Task directions
Beginning at the first line of the data, print each line exactly, stopping after the line that contains "Answer: -3169".

______

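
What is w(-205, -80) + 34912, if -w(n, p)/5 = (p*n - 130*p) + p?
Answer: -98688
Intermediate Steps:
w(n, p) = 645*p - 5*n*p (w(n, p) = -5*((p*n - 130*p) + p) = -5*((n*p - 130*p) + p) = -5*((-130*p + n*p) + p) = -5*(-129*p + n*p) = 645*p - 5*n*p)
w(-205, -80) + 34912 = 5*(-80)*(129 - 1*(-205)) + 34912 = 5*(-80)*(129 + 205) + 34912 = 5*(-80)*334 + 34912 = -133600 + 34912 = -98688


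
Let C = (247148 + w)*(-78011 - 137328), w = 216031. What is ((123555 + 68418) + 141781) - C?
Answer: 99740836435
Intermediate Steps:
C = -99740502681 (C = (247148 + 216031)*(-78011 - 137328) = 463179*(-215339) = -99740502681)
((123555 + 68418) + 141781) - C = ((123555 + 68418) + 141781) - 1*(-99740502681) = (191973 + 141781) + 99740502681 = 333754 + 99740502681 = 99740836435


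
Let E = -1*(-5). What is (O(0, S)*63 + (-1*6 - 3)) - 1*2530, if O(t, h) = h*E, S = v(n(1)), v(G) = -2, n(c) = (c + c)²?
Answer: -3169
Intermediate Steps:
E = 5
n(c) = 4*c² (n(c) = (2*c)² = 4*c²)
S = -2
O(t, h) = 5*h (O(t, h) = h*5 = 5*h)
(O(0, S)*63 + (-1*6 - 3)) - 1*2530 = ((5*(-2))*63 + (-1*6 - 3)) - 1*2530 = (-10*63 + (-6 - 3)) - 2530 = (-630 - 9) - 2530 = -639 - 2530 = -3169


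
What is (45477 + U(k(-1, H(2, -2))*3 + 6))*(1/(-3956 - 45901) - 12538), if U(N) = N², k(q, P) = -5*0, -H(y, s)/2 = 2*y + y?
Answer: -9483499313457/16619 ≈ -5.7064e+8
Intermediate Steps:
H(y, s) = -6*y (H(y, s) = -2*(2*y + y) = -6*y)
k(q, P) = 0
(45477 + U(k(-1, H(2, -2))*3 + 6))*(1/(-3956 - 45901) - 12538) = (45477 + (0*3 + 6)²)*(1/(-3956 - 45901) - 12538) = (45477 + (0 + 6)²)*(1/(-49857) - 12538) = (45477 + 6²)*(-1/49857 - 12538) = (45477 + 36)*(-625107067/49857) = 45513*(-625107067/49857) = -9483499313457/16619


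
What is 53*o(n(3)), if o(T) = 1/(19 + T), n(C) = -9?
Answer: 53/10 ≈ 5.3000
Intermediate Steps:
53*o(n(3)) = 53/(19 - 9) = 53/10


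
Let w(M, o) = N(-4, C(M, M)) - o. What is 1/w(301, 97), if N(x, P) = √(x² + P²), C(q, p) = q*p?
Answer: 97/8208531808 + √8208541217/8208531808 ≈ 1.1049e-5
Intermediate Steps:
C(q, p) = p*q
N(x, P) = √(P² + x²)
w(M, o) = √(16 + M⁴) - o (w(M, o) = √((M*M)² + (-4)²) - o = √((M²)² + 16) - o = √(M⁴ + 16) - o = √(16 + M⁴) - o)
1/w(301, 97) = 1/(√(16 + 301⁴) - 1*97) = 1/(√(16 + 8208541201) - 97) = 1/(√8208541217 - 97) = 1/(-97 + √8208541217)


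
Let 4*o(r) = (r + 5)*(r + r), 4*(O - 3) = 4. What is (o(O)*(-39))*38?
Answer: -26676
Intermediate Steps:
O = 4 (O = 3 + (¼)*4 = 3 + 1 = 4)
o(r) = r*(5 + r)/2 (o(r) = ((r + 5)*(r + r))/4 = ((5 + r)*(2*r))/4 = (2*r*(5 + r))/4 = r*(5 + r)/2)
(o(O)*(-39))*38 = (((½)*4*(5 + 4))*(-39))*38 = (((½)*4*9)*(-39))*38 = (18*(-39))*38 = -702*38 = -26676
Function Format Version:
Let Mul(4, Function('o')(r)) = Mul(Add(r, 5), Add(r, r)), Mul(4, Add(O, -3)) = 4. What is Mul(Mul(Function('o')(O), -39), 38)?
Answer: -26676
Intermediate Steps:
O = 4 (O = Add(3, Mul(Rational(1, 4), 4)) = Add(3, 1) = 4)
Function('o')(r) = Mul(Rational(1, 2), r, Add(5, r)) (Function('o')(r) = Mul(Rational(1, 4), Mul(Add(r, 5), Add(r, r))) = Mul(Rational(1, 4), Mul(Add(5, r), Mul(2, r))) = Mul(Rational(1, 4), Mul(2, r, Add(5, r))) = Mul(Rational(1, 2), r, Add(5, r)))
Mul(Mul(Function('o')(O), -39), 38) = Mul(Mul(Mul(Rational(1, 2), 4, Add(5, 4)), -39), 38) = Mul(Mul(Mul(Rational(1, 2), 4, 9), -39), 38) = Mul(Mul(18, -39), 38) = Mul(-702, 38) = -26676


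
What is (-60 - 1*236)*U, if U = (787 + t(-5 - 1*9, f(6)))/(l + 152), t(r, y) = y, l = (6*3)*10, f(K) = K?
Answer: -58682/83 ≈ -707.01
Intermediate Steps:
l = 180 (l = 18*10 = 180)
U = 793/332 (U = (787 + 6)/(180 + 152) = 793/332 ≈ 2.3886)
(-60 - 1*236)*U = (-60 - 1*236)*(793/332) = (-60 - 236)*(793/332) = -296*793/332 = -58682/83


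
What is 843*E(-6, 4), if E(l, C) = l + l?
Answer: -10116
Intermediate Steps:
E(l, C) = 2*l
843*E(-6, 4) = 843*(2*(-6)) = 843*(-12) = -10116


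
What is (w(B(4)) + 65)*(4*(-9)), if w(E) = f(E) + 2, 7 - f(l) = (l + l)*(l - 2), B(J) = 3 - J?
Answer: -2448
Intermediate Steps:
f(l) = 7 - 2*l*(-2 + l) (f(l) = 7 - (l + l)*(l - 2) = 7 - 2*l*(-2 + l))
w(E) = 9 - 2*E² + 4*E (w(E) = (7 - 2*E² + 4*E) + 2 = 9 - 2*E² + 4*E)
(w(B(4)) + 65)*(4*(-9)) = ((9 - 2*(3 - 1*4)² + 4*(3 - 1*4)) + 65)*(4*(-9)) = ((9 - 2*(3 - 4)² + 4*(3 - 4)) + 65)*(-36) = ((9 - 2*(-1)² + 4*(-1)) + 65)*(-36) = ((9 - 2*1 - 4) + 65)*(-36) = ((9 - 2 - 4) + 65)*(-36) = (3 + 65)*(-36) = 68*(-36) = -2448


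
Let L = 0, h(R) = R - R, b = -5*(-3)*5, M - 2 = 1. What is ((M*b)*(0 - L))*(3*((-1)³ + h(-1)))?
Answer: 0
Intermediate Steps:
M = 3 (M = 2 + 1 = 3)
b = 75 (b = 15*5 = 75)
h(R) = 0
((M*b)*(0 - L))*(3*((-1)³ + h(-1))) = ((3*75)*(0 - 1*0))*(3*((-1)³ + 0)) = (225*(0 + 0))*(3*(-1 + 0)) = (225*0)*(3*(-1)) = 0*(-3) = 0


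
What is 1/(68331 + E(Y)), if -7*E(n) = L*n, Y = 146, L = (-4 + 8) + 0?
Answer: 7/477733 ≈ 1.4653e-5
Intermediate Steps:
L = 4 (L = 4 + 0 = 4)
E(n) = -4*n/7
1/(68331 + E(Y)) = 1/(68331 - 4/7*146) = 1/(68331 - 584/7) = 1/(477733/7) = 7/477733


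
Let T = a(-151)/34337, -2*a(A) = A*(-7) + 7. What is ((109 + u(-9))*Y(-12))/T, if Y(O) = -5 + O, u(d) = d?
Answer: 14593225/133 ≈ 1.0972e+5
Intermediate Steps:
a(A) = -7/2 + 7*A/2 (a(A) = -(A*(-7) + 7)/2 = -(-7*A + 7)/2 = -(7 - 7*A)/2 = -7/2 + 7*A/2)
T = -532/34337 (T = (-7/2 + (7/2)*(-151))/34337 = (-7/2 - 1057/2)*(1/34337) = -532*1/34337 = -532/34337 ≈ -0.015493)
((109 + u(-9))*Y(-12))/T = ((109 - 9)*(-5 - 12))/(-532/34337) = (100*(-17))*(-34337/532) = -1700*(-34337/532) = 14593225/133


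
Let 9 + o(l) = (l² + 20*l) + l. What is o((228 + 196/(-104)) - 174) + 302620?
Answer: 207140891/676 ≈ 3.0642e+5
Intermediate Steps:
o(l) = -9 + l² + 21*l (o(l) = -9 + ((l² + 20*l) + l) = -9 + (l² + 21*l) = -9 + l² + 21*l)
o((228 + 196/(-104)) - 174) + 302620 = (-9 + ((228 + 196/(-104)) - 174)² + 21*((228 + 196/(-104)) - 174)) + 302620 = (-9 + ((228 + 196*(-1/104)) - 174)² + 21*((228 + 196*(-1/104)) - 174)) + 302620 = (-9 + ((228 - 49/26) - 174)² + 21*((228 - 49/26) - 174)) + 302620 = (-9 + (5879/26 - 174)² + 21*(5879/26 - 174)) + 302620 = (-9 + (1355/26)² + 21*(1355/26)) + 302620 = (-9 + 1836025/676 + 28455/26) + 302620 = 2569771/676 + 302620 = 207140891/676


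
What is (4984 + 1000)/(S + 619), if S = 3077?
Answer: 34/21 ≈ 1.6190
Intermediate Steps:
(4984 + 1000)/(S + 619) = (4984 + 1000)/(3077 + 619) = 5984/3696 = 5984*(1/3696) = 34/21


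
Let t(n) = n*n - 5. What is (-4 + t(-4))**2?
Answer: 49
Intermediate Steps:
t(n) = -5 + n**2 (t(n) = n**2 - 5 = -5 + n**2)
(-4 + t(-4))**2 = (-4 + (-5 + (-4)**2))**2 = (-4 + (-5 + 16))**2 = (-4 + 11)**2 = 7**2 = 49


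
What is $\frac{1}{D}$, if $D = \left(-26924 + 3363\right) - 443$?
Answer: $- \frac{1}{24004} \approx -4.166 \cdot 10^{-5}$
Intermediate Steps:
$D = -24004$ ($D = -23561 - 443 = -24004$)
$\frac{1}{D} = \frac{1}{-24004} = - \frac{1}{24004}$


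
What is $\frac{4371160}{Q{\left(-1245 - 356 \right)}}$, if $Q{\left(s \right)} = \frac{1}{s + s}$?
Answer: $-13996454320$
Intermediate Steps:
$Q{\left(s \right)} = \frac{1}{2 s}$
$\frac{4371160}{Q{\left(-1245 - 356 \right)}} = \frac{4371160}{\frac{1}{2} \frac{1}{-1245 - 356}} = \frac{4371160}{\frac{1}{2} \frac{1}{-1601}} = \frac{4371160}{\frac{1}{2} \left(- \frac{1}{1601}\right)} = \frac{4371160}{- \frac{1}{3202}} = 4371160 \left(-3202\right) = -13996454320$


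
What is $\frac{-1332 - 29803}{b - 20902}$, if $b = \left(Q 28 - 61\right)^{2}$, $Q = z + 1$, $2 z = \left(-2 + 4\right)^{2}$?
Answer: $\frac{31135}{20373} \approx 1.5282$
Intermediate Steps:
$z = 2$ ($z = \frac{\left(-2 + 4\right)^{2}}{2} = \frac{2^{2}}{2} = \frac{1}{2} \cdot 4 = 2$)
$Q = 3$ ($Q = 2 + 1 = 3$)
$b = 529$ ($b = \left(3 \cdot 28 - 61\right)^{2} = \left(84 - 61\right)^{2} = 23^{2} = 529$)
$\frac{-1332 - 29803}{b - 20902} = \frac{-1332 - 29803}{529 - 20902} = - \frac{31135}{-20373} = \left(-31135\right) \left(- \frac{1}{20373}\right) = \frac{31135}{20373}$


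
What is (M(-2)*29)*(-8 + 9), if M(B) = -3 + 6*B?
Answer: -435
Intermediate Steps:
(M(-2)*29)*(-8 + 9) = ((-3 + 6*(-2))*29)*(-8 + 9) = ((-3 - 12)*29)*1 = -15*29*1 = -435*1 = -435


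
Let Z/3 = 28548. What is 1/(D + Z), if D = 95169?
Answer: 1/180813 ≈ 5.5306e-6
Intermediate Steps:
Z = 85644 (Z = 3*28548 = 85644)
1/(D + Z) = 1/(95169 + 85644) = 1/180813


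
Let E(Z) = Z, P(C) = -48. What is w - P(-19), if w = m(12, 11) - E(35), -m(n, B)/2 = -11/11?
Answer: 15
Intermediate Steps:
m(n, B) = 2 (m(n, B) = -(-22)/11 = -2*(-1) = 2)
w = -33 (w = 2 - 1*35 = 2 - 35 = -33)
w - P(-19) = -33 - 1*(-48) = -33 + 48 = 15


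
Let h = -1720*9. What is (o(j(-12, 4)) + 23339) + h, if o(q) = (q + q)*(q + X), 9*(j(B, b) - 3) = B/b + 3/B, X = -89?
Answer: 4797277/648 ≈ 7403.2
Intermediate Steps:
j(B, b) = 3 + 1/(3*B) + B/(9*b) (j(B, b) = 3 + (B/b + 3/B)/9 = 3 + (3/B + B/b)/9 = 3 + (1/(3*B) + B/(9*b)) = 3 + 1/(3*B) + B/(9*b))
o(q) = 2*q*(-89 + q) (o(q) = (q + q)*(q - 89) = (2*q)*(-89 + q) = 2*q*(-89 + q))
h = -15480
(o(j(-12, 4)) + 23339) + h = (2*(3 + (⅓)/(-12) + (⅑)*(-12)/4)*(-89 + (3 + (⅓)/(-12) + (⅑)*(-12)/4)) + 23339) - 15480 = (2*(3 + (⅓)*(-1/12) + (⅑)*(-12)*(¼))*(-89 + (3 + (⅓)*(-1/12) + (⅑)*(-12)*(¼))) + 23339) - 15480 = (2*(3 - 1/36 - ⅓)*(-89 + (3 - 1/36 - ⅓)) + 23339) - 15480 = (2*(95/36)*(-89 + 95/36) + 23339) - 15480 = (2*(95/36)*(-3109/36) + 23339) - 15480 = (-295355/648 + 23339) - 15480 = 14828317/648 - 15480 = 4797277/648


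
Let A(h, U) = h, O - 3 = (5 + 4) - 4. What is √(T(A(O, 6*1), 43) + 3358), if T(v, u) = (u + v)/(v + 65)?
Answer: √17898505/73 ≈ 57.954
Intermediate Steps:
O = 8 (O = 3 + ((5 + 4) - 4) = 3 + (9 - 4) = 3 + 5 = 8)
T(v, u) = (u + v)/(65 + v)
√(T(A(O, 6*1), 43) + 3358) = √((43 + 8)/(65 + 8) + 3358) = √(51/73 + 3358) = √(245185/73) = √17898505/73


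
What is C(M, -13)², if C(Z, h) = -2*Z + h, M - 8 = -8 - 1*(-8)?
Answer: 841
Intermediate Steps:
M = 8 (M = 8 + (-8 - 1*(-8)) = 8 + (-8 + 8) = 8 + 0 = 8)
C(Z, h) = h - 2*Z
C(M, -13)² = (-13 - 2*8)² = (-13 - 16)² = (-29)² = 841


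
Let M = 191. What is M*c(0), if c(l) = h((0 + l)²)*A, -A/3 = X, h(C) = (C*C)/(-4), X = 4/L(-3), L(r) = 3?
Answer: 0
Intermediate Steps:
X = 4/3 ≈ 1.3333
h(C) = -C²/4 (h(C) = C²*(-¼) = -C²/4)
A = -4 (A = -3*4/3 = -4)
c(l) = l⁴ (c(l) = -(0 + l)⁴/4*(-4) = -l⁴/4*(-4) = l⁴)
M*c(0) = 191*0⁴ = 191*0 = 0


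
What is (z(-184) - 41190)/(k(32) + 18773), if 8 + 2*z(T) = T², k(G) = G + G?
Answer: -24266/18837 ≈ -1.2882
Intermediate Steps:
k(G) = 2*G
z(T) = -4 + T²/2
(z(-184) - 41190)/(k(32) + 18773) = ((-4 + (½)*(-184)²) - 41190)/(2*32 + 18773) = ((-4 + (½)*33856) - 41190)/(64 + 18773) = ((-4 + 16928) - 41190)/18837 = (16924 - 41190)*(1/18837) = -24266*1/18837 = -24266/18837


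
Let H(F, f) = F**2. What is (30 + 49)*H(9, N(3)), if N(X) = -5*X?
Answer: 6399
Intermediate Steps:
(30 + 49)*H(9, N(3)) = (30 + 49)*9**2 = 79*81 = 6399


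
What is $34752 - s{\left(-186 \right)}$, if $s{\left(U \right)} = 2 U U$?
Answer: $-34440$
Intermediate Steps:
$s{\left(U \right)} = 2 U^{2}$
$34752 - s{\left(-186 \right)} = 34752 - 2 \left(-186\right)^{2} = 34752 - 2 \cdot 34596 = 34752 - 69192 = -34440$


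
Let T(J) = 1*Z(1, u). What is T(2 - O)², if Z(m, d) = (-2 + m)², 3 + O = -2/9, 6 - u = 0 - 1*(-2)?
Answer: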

______

Exercise solution
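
What is w(-205, -80) + 34912, if -w(n, p)/5 = (p*n - 130*p) + p?
Answer: -98688
Intermediate Steps:
w(n, p) = 645*p - 5*n*p (w(n, p) = -5*((p*n - 130*p) + p) = -5*((n*p - 130*p) + p) = -5*((-130*p + n*p) + p) = -5*(-129*p + n*p) = 645*p - 5*n*p)
w(-205, -80) + 34912 = 5*(-80)*(129 - 1*(-205)) + 34912 = 5*(-80)*(129 + 205) + 34912 = 5*(-80)*334 + 34912 = -133600 + 34912 = -98688


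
Let C = (247148 + w)*(-78011 - 137328), w = 216031. What is ((123555 + 68418) + 141781) - C?
Answer: 99740836435
Intermediate Steps:
C = -99740502681 (C = (247148 + 216031)*(-78011 - 137328) = 463179*(-215339) = -99740502681)
((123555 + 68418) + 141781) - C = ((123555 + 68418) + 141781) - 1*(-99740502681) = (191973 + 141781) + 99740502681 = 333754 + 99740502681 = 99740836435


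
Let E = -1*(-5). What is (O(0, S)*63 + (-1*6 - 3)) - 1*2530, if O(t, h) = h*E, S = v(n(1)), v(G) = -2, n(c) = (c + c)²?
Answer: -3169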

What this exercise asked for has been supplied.